• _Task prompt_
Sort through the entries below and pull out lines containing the word "fragment".

• _Data provided_
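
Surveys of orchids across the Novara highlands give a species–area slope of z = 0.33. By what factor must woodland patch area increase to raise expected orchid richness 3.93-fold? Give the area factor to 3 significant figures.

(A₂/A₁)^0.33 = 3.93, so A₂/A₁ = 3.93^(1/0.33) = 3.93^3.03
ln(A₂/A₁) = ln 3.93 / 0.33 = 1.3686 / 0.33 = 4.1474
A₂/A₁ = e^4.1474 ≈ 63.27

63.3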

--

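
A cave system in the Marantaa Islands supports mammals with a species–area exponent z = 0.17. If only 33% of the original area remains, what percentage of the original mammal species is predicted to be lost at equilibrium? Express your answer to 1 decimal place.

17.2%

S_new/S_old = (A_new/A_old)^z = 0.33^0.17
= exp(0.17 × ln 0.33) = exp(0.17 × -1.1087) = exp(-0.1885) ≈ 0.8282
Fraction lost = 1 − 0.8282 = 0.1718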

--

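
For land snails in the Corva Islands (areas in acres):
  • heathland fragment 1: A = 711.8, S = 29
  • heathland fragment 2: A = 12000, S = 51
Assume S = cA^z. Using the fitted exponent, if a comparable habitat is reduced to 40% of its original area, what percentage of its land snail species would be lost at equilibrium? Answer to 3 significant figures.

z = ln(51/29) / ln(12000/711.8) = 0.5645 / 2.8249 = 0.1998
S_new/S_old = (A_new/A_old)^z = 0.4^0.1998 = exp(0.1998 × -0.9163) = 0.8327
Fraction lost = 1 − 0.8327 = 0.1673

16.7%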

• _Response_
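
  • heathland fragment 1: A = 711.8, S = 29
  • heathland fragment 2: A = 12000, S = 51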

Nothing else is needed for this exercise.